◆ **WHAT TO PRODUCE**
Write out, word for word, every line from the one where "- floor-to-floor height: 4301 mm" occurs to the final line of the entries, and nothing beyond them.

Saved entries
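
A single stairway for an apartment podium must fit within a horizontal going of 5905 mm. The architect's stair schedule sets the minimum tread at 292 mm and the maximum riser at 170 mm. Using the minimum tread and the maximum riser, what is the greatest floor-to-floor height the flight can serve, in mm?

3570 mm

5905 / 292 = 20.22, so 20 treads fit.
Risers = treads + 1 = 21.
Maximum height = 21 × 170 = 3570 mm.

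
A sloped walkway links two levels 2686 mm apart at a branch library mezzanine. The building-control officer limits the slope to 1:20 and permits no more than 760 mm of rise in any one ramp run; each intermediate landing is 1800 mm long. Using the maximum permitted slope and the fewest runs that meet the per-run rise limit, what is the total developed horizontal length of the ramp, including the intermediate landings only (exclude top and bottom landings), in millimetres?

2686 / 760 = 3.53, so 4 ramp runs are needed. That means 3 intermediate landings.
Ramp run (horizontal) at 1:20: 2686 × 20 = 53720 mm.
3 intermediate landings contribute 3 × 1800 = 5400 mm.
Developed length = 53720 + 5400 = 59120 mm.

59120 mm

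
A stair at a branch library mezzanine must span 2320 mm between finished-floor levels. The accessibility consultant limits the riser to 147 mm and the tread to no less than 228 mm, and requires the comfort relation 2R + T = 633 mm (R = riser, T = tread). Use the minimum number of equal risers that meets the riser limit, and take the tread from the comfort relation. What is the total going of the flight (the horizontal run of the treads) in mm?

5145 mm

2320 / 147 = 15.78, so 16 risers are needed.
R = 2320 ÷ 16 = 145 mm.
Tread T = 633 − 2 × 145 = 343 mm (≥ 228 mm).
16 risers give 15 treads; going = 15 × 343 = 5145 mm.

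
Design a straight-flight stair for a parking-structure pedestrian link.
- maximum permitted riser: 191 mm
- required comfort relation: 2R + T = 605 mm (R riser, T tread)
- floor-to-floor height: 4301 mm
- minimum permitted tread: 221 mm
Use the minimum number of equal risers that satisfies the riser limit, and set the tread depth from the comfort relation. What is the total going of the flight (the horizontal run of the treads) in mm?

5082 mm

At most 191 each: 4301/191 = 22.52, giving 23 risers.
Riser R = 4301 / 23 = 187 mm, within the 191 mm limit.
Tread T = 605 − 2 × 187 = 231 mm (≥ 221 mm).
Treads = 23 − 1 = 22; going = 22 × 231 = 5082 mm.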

◆ **WRITTEN SOLUTION**
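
- floor-to-floor height: 4301 mm
- minimum permitted tread: 221 mm
Use the minimum number of equal risers that satisfies the riser limit, and set the tread depth from the comfort relation. What is the total going of the flight (the horizontal run of the treads) in mm?

5082 mm

At most 191 each: 4301/191 = 22.52, giving 23 risers.
Riser R = 4301 / 23 = 187 mm, within the 191 mm limit.
Tread T = 605 − 2 × 187 = 231 mm (≥ 221 mm).
Treads = 23 − 1 = 22; going = 22 × 231 = 5082 mm.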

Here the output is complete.